### Recorded data
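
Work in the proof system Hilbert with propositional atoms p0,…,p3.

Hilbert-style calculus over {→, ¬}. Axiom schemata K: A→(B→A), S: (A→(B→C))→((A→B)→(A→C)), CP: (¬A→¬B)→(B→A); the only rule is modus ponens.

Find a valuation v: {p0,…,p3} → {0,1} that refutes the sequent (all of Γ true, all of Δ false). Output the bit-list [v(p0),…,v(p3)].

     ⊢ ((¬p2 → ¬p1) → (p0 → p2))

Truth-table refutation:
  v=0000: Γ:[] Δ:[((¬p2 → ¬p1) → (p0 → p2))=T] refutes=False
  v=0001: Γ:[] Δ:[((¬p2 → ¬p1) → (p0 → p2))=T] refutes=False
  v=0010: Γ:[] Δ:[((¬p2 → ¬p1) → (p0 → p2))=T] refutes=False
  v=0011: Γ:[] Δ:[((¬p2 → ¬p1) → (p0 → p2))=T] refutes=False
  v=0100: Γ:[] Δ:[((¬p2 → ¬p1) → (p0 → p2))=T] refutes=False
  v=0101: Γ:[] Δ:[((¬p2 → ¬p1) → (p0 → p2))=T] refutes=False
  v=0110: Γ:[] Δ:[((¬p2 → ¬p1) → (p0 → p2))=T] refutes=False
  v=0111: Γ:[] Δ:[((¬p2 → ¬p1) → (p0 → p2))=T] refutes=False
  v=1000: Γ:[] Δ:[((¬p2 → ¬p1) → (p0 → p2))=F] refutes=True  ← countermodel

Result: [1, 0, 0, 0]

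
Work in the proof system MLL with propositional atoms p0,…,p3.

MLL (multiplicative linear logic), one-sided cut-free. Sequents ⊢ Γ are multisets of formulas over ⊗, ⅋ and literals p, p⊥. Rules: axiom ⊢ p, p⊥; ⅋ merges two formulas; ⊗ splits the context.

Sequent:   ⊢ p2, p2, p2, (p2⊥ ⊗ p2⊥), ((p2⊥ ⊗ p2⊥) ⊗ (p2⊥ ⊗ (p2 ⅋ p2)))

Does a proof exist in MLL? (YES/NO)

Derivation trace:
[⊗]  ⊢ p2, p2, p2, (p2⊥ ⊗ p2⊥), ((p2⊥ ⊗ p2⊥) ⊗ (p2⊥ ⊗ (p2 ⅋ p2)))
  [⊗]  ⊢ p2, p2, (p2⊥ ⊗ p2⊥)
    [Ax]  ⊢ p2, p2⊥
    [Ax]  ⊢ p2, p2⊥
  [⊗]  ⊢ p2, (p2⊥ ⊗ p2⊥), (p2⊥ ⊗ (p2 ⅋ p2))
    [Ax]  ⊢ p2, p2⊥
    [⅋]  ⊢ (p2⊥ ⊗ p2⊥), (p2 ⅋ p2)
      [⊗]  ⊢ p2, p2, (p2⊥ ⊗ p2⊥)
        [Ax]  ⊢ p2, p2⊥
        [Ax]  ⊢ p2, p2⊥

Result: YES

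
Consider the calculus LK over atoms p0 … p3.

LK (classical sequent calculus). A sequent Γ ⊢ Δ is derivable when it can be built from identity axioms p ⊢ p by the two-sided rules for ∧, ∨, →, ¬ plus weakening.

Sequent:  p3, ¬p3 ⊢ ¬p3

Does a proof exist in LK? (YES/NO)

Proof tree:
[¬R] p3, ¬p3 ⊢ ¬p3
  [¬L] p3, p3, ¬p3 ⊢ 
    [WL] p3, p3 ⊢ p3
      [Ax] p3 ⊢ p3

Result: YES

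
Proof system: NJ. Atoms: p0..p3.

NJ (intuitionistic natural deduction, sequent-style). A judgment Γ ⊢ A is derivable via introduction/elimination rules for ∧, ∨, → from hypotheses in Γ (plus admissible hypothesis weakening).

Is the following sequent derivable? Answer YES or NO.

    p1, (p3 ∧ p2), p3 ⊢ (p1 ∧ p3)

Derivation trace:
[∧I] p1, (p3 ∧ p2), p3 ⊢ (p1 ∧ p3)
  [Ax] p1 ⊢ p1
  [Wk] p3, (p3 ∧ p2) ⊢ p3
    [Ax] p3 ⊢ p3

Result: YES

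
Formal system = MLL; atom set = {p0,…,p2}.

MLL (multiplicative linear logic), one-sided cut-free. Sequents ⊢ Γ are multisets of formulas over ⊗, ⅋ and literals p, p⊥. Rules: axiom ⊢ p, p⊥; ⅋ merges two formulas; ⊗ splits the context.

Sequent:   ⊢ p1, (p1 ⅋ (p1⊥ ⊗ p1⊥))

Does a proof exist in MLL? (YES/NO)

Derivation trace:
[⅋]  ⊢ p1, (p1 ⅋ (p1⊥ ⊗ p1⊥))
  [⊗]  ⊢ p1, p1, (p1⊥ ⊗ p1⊥)
    [Ax]  ⊢ p1, p1⊥
    [Ax]  ⊢ p1, p1⊥

Result: YES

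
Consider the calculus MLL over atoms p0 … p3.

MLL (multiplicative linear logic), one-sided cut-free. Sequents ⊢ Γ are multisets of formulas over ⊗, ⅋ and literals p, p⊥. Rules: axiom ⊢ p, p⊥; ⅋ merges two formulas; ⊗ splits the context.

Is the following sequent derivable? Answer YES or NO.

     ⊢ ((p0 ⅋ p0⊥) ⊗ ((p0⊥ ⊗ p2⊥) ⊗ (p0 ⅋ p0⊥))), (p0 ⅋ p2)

Derivation trace:
[⅋]  ⊢ ((p0 ⅋ p0⊥) ⊗ ((p0⊥ ⊗ p2⊥) ⊗ (p0 ⅋ p0⊥))), (p0 ⅋ p2)
  [⊗]  ⊢ p0, p2, ((p0 ⅋ p0⊥) ⊗ ((p0⊥ ⊗ p2⊥) ⊗ (p0 ⅋ p0⊥)))
    [⅋]  ⊢ (p0 ⅋ p0⊥)
      [Ax]  ⊢ p0, p0⊥
    [⊗]  ⊢ p0, p2, ((p0⊥ ⊗ p2⊥) ⊗ (p0 ⅋ p0⊥))
      [⊗]  ⊢ p0, p2, (p0⊥ ⊗ p2⊥)
        [Ax]  ⊢ p0, p0⊥
        [Ax]  ⊢ p2, p2⊥
      [⅋]  ⊢ (p0 ⅋ p0⊥)
        [Ax]  ⊢ p0, p0⊥

Result: YES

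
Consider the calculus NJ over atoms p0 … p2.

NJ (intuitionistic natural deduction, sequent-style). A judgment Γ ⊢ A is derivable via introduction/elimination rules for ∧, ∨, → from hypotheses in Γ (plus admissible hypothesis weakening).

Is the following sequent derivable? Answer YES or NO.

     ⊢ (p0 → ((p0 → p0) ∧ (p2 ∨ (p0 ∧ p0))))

Proof tree:
[→I]  ⊢ (p0 → ((p0 → p0) ∧ (p2 ∨ (p0 ∧ p0))))
  [∧I] p0 ⊢ ((p0 → p0) ∧ (p2 ∨ (p0 ∧ p0)))
    [→I]  ⊢ (p0 → p0)
      [Ax] p0 ⊢ p0
    [∨I₂] p0 ⊢ (p2 ∨ (p0 ∧ p0))
      [∧I] p0 ⊢ (p0 ∧ p0)
        [Ax] p0 ⊢ p0
        [Ax] p0 ⊢ p0

Result: YES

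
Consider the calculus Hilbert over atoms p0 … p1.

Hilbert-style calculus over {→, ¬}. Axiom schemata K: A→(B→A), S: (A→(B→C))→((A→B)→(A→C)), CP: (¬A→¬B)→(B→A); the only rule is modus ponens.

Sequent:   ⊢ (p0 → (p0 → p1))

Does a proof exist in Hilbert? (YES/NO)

Enumerate valuations to refute Γ ⊢ Δ:
  v=00: Γ:[] Δ:[(p0 → (p0 → p1))=T] refutes=False
  v=01: Γ:[] Δ:[(p0 → (p0 → p1))=T] refutes=False
  v=10: Γ:[] Δ:[(p0 → (p0 → p1))=F] refutes=True  ← countermodel

Result: NO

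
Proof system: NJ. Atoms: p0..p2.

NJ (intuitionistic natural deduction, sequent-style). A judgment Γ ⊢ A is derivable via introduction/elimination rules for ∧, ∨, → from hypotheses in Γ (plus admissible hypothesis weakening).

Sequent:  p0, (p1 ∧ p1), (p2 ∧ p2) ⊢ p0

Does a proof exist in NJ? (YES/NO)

Derivation (root first):
[Wk] p0, (p1 ∧ p1), (p2 ∧ p2) ⊢ p0
  [Wk] p0, (p1 ∧ p1) ⊢ p0
    [Ax] p0 ⊢ p0

Result: YES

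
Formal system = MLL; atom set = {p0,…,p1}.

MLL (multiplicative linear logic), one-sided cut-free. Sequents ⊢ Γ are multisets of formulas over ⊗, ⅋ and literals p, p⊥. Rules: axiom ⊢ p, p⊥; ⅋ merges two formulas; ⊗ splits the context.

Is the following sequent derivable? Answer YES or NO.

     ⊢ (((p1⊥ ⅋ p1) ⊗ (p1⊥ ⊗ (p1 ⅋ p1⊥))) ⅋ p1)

Proof tree:
[⅋]  ⊢ (((p1⊥ ⅋ p1) ⊗ (p1⊥ ⊗ (p1 ⅋ p1⊥))) ⅋ p1)
  [⊗]  ⊢ p1, ((p1⊥ ⅋ p1) ⊗ (p1⊥ ⊗ (p1 ⅋ p1⊥)))
    [⅋]  ⊢ (p1⊥ ⅋ p1)
      [Ax]  ⊢ p1, p1⊥
    [⊗]  ⊢ p1, (p1⊥ ⊗ (p1 ⅋ p1⊥))
      [Ax]  ⊢ p1, p1⊥
      [⅋]  ⊢ (p1 ⅋ p1⊥)
        [Ax]  ⊢ p1, p1⊥

Result: YES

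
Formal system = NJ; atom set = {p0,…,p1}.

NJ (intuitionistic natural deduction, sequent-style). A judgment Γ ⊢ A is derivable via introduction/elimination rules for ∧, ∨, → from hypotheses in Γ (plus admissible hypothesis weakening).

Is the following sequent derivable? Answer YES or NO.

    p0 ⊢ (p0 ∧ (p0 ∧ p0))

Derivation (root first):
[∧I] p0 ⊢ (p0 ∧ (p0 ∧ p0))
  [Ax] p0 ⊢ p0
  [∧I] p0 ⊢ (p0 ∧ p0)
    [Ax] p0 ⊢ p0
    [Ax] p0 ⊢ p0

Result: YES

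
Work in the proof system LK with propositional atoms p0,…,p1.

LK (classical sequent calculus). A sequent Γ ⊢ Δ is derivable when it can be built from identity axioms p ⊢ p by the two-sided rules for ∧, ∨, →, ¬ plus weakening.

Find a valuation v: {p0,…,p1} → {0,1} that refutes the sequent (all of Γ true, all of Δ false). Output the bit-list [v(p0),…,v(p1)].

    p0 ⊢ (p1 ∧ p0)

Truth-table refutation:
  v=00: Γ:[p0=F] Δ:[(p1 ∧ p0)=F] refutes=False
  v=01: Γ:[p0=F] Δ:[(p1 ∧ p0)=F] refutes=False
  v=10: Γ:[p0=T] Δ:[(p1 ∧ p0)=F] refutes=True  ← countermodel

Result: [1, 0]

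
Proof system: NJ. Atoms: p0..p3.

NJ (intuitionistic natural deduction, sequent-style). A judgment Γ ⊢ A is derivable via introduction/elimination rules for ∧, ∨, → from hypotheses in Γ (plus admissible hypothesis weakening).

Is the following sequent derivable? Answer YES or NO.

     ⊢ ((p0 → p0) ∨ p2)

Derivation (root first):
[∨I₁]  ⊢ ((p0 → p0) ∨ p2)
  [→I]  ⊢ (p0 → p0)
    [Ax] p0 ⊢ p0

Result: YES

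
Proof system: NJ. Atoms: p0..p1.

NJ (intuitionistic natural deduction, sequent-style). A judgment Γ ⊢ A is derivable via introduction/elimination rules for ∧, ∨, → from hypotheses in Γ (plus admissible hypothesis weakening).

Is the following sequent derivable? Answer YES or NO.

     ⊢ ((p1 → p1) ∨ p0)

Proof tree:
[∨I₁]  ⊢ ((p1 → p1) ∨ p0)
  [→I]  ⊢ (p1 → p1)
    [Ax] p1 ⊢ p1

Result: YES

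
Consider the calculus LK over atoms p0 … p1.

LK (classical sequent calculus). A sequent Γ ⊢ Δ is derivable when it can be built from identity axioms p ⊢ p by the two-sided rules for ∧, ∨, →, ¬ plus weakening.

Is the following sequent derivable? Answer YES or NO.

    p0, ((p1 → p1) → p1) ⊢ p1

Derivation trace:
[→L] p0, ((p1 → p1) → p1) ⊢ p1
  [WL] p0 ⊢ (p1 → p1)
    [→R]  ⊢ (p1 → p1)
      [Ax] p1 ⊢ p1
  [Ax] p1 ⊢ p1

Result: YES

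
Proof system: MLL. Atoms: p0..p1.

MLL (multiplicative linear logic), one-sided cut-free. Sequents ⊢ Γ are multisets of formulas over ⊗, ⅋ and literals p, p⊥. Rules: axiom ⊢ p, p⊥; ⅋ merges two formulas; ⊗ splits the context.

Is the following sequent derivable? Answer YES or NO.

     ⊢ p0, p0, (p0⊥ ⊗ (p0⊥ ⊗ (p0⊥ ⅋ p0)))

Derivation (root first):
[⊗]  ⊢ p0, p0, (p0⊥ ⊗ (p0⊥ ⊗ (p0⊥ ⅋ p0)))
  [Ax]  ⊢ p0, p0⊥
  [⊗]  ⊢ p0, (p0⊥ ⊗ (p0⊥ ⅋ p0))
    [Ax]  ⊢ p0, p0⊥
    [⅋]  ⊢ (p0⊥ ⅋ p0)
      [Ax]  ⊢ p0, p0⊥

Result: YES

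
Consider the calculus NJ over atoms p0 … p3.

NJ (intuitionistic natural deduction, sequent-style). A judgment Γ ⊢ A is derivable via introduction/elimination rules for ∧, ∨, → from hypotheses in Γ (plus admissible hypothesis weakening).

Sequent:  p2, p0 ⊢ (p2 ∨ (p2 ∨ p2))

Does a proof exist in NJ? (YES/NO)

Derivation trace:
[Wk] p2, p0 ⊢ (p2 ∨ (p2 ∨ p2))
  [∨I₂] p2 ⊢ (p2 ∨ (p2 ∨ p2))
    [∨I₁] p2 ⊢ (p2 ∨ p2)
      [Ax] p2 ⊢ p2

Result: YES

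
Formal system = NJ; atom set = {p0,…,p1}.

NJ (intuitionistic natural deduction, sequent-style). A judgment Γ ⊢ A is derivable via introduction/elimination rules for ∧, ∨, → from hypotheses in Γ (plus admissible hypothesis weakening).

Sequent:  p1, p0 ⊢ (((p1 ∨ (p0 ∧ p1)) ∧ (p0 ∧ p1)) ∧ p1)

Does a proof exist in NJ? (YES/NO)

Derivation (root first):
[∧I] p1, p0 ⊢ (((p1 ∨ (p0 ∧ p1)) ∧ (p0 ∧ p1)) ∧ p1)
  [∧I] p1, p0 ⊢ ((p1 ∨ (p0 ∧ p1)) ∧ (p0 ∧ p1))
    [∨I₂] p1, p0 ⊢ (p1 ∨ (p0 ∧ p1))
      [∧I] p1, p0 ⊢ (p0 ∧ p1)
        [Ax] p0 ⊢ p0
        [Ax] p1 ⊢ p1
    [∧I] p1, p0 ⊢ (p0 ∧ p1)
      [Ax] p0 ⊢ p0
      [Ax] p1 ⊢ p1
  [Ax] p1 ⊢ p1

Result: YES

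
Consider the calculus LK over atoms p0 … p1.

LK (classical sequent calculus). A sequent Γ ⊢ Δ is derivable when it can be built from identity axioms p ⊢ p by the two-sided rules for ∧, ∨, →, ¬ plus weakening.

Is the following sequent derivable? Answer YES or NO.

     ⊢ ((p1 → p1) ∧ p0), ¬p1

Truth-table refutation:
  v=00: Γ:[] Δ:[((p1 → p1) ∧ p0)=F, ¬p1=T] refutes=False
  v=01: Γ:[] Δ:[((p1 → p1) ∧ p0)=F, ¬p1=F] refutes=True  ← countermodel

Result: NO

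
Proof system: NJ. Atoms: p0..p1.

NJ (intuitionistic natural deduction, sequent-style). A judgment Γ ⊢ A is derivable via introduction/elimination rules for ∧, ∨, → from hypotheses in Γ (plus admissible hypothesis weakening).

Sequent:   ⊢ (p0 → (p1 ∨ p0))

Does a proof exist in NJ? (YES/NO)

Proof tree:
[→I]  ⊢ (p0 → (p1 ∨ p0))
  [∨I₂] p0 ⊢ (p1 ∨ p0)
    [Ax] p0 ⊢ p0

Result: YES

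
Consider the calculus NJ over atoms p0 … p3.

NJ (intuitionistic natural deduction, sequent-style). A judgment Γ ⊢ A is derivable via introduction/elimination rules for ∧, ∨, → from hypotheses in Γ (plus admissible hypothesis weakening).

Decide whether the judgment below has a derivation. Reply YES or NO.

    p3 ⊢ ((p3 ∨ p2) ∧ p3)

Derivation trace:
[∧I] p3 ⊢ ((p3 ∨ p2) ∧ p3)
  [∨I₁] p3 ⊢ (p3 ∨ p2)
    [Ax] p3 ⊢ p3
  [Ax] p3 ⊢ p3

Result: YES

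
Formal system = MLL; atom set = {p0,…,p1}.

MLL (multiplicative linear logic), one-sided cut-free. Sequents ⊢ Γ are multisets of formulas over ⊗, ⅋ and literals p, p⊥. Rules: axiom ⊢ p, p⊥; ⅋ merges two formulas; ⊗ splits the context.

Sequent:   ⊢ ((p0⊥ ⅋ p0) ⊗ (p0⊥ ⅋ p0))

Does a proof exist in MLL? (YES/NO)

Derivation (root first):
[⊗]  ⊢ ((p0⊥ ⅋ p0) ⊗ (p0⊥ ⅋ p0))
  [⅋]  ⊢ (p0⊥ ⅋ p0)
    [Ax]  ⊢ p0, p0⊥
  [⅋]  ⊢ (p0⊥ ⅋ p0)
    [Ax]  ⊢ p0, p0⊥

Result: YES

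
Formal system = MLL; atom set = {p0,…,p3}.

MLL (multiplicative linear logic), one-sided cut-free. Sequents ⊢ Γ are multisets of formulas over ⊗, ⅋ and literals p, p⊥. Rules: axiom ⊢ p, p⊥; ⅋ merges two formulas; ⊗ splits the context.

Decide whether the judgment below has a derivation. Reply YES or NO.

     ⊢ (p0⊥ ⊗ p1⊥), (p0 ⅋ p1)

Derivation trace:
[⅋]  ⊢ (p0⊥ ⊗ p1⊥), (p0 ⅋ p1)
  [⊗]  ⊢ p0, p1, (p0⊥ ⊗ p1⊥)
    [Ax]  ⊢ p0, p0⊥
    [Ax]  ⊢ p1, p1⊥

Result: YES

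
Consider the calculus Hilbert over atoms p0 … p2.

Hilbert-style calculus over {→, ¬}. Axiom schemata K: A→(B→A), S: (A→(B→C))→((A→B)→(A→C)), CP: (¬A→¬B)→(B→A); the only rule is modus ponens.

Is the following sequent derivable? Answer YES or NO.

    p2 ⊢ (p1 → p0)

Enumerate valuations to refute Γ ⊢ Δ:
  v=000: Γ:[p2=F] Δ:[(p1 → p0)=T] refutes=False
  v=001: Γ:[p2=T] Δ:[(p1 → p0)=T] refutes=False
  v=010: Γ:[p2=F] Δ:[(p1 → p0)=F] refutes=False
  v=011: Γ:[p2=T] Δ:[(p1 → p0)=F] refutes=True  ← countermodel

Result: NO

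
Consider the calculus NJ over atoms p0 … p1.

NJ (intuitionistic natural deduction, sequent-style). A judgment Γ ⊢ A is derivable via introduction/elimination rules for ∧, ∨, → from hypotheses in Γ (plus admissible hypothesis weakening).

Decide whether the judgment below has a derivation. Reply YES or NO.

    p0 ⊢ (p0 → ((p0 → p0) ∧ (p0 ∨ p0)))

Derivation (root first):
[→I] p0 ⊢ (p0 → ((p0 → p0) ∧ (p0 ∨ p0)))
  [Wk] p0, p0 ⊢ ((p0 → p0) ∧ (p0 ∨ p0))
    [∧I] p0 ⊢ ((p0 → p0) ∧ (p0 ∨ p0))
      [→I]  ⊢ (p0 → p0)
        [Ax] p0 ⊢ p0
      [∨I₂] p0 ⊢ (p0 ∨ p0)
        [Ax] p0 ⊢ p0

Result: YES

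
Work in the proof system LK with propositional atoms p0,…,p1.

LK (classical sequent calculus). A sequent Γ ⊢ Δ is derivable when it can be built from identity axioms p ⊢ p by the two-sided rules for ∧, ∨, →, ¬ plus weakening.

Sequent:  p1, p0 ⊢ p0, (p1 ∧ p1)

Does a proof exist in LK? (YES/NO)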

### What you have to do
Total lines with "propositional" in the records above: report that figure alone.

### Solution to the problem
4